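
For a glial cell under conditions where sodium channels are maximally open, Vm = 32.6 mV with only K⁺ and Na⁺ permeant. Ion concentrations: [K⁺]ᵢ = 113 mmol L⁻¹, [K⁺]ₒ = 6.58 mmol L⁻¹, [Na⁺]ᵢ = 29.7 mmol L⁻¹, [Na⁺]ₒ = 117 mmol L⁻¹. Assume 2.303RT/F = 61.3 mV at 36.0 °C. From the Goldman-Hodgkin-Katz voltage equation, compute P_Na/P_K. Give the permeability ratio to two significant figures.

24

Let α = P_Na/P_K. GHK: Vm = 61.3·log₁₀[(Kₒ + α·Naₒ)/(Kᵢ + α·Naᵢ)].
10^(Vm/61.3) = 10^(32.6/61.3) = 3.4026
So 3.4026·(Kᵢ + α·Naᵢ) = Kₒ + α·Naₒ → α = (3.4026·113.0 − 6.58) / (117.0 − 3.4026·29.7)
α = (384.5 − 6.58) / (117.0 − 101.1) = 377.9/15.94 = 23.7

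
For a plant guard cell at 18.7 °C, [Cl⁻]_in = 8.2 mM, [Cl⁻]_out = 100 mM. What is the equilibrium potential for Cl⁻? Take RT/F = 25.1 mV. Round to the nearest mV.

E = (25.1/z) · ln([Cl⁻]_out/[Cl⁻]_in) with z = -1.
For an anion, dividing by z = -1 reverses the sign.
= (25.1/-1) · ln(100/8.2) = -25.10 · ln(12.2)
= -25.10 · (2.5010) = -62.78 mV

-63 mV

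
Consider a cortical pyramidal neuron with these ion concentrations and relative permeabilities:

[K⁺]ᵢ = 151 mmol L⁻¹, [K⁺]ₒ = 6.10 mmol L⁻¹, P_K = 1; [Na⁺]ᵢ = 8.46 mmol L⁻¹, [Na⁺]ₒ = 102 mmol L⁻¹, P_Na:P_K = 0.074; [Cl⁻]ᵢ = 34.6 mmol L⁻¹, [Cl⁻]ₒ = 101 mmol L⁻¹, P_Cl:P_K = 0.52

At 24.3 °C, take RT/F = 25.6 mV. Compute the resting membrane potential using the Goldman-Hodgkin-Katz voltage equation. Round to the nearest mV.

-48 mV

Vm = 25.6 · ln[(Σ P·[cation]ₒ + Σ P·[anion]ᵢ) / (Σ P·[cation]ᵢ + Σ P·[anion]ₒ)]
Numerator = 1×6.10 + 0.074×102 + 0.52×34.6 = 31.64
Denominator = 1×151 + 0.074×8.46 + 0.52×101 = 204.1
Vm = 25.6 · ln(0.15499) = 25.6 × (-1.8644) = -47.73 mV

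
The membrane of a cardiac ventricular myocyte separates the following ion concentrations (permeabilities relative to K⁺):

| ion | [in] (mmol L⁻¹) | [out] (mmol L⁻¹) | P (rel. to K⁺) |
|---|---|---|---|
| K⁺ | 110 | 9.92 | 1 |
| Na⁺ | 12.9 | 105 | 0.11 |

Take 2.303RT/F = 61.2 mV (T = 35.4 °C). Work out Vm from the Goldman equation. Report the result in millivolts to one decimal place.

Vm = 61.2 · log₁₀[(Σ P·[cation]ₒ + Σ P·[anion]ᵢ) / (Σ P·[cation]ᵢ + Σ P·[anion]ₒ)]
Numerator = 1×9.92 + 0.11×105 = 21.47
Denominator = 1×110 + 0.11×12.9 = 111.4
Vm = 61.2 · log₁₀(0.1927) = 61.2 × (-0.7151) = -43.77 mV

-43.8 mV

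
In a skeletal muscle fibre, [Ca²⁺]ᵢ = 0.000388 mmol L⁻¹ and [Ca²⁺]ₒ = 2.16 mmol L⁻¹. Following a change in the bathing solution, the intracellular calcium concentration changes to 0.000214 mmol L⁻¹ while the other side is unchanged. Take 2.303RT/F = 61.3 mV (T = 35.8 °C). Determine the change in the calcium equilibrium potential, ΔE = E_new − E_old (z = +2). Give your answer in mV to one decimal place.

7.9 mV

E_old = (61.3/2)·log₁₀(2.16/0.000388) = 114.80 mV
E_new = (61.3/2)·log₁₀(2.16/0.000214) = 122.72 mV
ΔE = 122.72 − (114.80) = 7.92 mV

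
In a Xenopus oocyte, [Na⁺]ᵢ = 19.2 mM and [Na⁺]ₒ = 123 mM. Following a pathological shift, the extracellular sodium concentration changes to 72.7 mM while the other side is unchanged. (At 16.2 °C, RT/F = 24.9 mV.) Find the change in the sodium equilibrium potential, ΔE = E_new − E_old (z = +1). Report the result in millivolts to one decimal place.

-13.1 mV

E_old = (24.9/1)·ln(123/19.2) = 46.25 mV
E_new = (24.9/1)·ln(72.7/19.2) = 33.15 mV
ΔE = 33.15 − (46.25) = -13.09 mV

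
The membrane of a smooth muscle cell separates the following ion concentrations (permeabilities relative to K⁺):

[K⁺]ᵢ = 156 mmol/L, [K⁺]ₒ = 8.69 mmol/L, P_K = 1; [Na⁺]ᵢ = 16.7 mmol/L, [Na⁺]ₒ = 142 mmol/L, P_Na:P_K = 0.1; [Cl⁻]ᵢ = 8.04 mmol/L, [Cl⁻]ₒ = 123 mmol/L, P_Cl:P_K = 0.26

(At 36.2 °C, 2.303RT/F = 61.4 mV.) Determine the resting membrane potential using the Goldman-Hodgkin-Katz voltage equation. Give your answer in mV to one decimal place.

-54.1 mV

Vm = 61.4 · log₁₀[(Σ P·[cation]ₒ + Σ P·[anion]ᵢ) / (Σ P·[cation]ᵢ + Σ P·[anion]ₒ)]
Numerator = 1×8.69 + 0.1×142 + 0.26×8.04 = 24.98
Denominator = 1×156 + 0.1×16.7 + 0.26×123 = 189.6
Vm = 61.4 · log₁₀(0.13172) = 61.4 × (-0.8804) = -54.05 mV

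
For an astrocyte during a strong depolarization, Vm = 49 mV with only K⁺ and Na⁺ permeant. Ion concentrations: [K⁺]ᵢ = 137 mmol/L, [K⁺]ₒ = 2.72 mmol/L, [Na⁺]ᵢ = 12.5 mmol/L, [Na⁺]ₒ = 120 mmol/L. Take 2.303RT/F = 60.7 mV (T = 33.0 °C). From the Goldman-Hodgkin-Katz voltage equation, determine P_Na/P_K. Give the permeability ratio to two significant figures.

Let α = P_Na/P_K. GHK: Vm = 60.7·log₁₀[(Kₒ + α·Naₒ)/(Kᵢ + α·Naᵢ)].
10^(Vm/60.7) = 10^(49.0/60.7) = 6.4158
So 6.4158·(Kᵢ + α·Naᵢ) = Kₒ + α·Naₒ → α = (6.4158·137.0 − 2.72) / (120.0 − 6.4158·12.5)
α = (879 − 2.72) / (120.0 − 80.2) = 876.2/39.8 = 22.01

22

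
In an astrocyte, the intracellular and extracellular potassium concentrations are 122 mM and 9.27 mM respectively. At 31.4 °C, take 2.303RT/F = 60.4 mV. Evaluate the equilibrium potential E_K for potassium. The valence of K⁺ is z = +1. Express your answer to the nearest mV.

E = (60.4/z) · log₁₀([K⁺]_out/[K⁺]_in) with z = +1.
= (60.4/1) · log₁₀(9.27/122) = 60.40 · log₁₀(0.07598)
= 60.40 · (-1.1193) = -67.60 mV

-68 mV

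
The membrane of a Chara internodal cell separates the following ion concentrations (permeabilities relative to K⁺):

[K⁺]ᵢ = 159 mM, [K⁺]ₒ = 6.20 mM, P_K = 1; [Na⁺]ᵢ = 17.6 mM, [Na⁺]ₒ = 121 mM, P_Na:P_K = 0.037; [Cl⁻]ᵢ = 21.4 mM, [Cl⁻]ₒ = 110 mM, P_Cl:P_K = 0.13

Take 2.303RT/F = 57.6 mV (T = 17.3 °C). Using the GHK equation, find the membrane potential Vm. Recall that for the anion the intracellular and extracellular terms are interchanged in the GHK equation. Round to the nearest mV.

-64 mV

Vm = 57.6 · log₁₀[(Σ P·[cation]ₒ + Σ P·[anion]ᵢ) / (Σ P·[cation]ᵢ + Σ P·[anion]ₒ)]
Numerator = 1×6.20 + 0.037×121 + 0.13×21.4 = 13.46
Denominator = 1×159 + 0.037×17.6 + 0.13×110 = 174
Vm = 57.6 · log₁₀(0.077372) = 57.6 × (-1.1114) = -64.02 mV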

-------------------------

Task item: Across the records, count each line that holds the string "permeabilities". Respond with the number only.

Solution to this task: 4